_How to complete this task:_ Print the entries exactly as given.

_Record set:_
***

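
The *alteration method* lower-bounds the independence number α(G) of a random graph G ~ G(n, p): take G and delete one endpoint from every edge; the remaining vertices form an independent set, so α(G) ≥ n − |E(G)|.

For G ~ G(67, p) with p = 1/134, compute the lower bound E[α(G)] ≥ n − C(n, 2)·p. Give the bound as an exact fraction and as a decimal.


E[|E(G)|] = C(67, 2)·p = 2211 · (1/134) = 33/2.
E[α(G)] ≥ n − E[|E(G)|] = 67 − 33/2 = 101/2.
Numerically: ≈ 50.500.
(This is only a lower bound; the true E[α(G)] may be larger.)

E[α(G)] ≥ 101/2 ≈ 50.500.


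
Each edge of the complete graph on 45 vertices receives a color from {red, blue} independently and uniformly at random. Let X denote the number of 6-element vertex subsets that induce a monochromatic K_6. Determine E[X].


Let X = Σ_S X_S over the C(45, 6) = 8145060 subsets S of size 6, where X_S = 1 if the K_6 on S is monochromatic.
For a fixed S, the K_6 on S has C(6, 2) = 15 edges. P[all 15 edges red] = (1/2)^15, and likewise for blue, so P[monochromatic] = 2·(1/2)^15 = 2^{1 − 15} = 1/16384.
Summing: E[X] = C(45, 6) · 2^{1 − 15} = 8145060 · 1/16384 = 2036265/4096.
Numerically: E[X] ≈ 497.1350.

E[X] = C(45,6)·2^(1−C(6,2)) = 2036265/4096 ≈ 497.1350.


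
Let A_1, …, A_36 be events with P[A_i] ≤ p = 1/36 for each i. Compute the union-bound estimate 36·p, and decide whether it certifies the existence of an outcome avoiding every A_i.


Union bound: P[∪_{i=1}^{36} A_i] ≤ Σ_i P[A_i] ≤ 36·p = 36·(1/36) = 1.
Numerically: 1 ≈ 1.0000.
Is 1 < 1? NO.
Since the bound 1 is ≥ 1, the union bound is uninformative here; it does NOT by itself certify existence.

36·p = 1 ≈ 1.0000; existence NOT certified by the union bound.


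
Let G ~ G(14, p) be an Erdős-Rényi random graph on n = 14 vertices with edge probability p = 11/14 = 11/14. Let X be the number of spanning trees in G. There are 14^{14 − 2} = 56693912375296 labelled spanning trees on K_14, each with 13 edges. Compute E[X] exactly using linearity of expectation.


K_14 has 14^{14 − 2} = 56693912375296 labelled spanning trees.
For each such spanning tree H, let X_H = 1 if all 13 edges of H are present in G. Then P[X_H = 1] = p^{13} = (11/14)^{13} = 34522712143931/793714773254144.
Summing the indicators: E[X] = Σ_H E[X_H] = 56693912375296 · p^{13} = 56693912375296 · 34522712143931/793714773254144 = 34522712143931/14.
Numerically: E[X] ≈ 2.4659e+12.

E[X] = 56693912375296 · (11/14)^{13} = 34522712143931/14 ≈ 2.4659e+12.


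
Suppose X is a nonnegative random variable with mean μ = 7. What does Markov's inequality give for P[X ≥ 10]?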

***

_Response box:_
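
The *alteration method* lower-bounds the independence number α(G) of a random graph G ~ G(n, p): take G and delete one endpoint from every edge; the remaining vertices form an independent set, so α(G) ≥ n − |E(G)|.

For G ~ G(67, p) with p = 1/134, compute the lower bound E[α(G)] ≥ n − C(n, 2)·p. Give the bound as an exact fraction and as a decimal.


E[|E(G)|] = C(67, 2)·p = 2211 · (1/134) = 33/2.
E[α(G)] ≥ n − E[|E(G)|] = 67 − 33/2 = 101/2.
Numerically: ≈ 50.500.
(This is only a lower bound; the true E[α(G)] may be larger.)

E[α(G)] ≥ 101/2 ≈ 50.500.


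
Each edge of the complete graph on 45 vertices receives a color from {red, blue} independently and uniformly at random. Let X denote the number of 6-element vertex subsets that induce a monochromatic K_6. Determine E[X].


Let X = Σ_S X_S over the C(45, 6) = 8145060 subsets S of size 6, where X_S = 1 if the K_6 on S is monochromatic.
For a fixed S, the K_6 on S has C(6, 2) = 15 edges. P[all 15 edges red] = (1/2)^15, and likewise for blue, so P[monochromatic] = 2·(1/2)^15 = 2^{1 − 15} = 1/16384.
Summing: E[X] = C(45, 6) · 2^{1 − 15} = 8145060 · 1/16384 = 2036265/4096.
Numerically: E[X] ≈ 497.1350.

E[X] = C(45,6)·2^(1−C(6,2)) = 2036265/4096 ≈ 497.1350.


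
Let A_1, …, A_36 be events with P[A_i] ≤ p = 1/36 for each i. Compute the union-bound estimate 36·p, and decide whether it certifies the existence of an outcome avoiding every A_i.


Union bound: P[∪_{i=1}^{36} A_i] ≤ Σ_i P[A_i] ≤ 36·p = 36·(1/36) = 1.
Numerically: 1 ≈ 1.0000.
Is 1 < 1? NO.
Since the bound 1 is ≥ 1, the union bound is uninformative here; it does NOT by itself certify existence.

36·p = 1 ≈ 1.0000; existence NOT certified by the union bound.


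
Let G ~ G(14, p) be an Erdős-Rényi random graph on n = 14 vertices with edge probability p = 11/14 = 11/14. Let X be the number of spanning trees in G. There are 14^{14 − 2} = 56693912375296 labelled spanning trees on K_14, each with 13 edges. Compute E[X] exactly using linearity of expectation.


K_14 has 14^{14 − 2} = 56693912375296 labelled spanning trees.
For each such spanning tree H, let X_H = 1 if all 13 edges of H are present in G. Then P[X_H = 1] = p^{13} = (11/14)^{13} = 34522712143931/793714773254144.
Summing the indicators: E[X] = Σ_H E[X_H] = 56693912375296 · p^{13} = 56693912375296 · 34522712143931/793714773254144 = 34522712143931/14.
Numerically: E[X] ≈ 2.4659e+12.

E[X] = 56693912375296 · (11/14)^{13} = 34522712143931/14 ≈ 2.4659e+12.


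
Suppose X is a nonnegative random variable with mean μ = 7. What does Markov's inequality give for P[X ≥ 10]?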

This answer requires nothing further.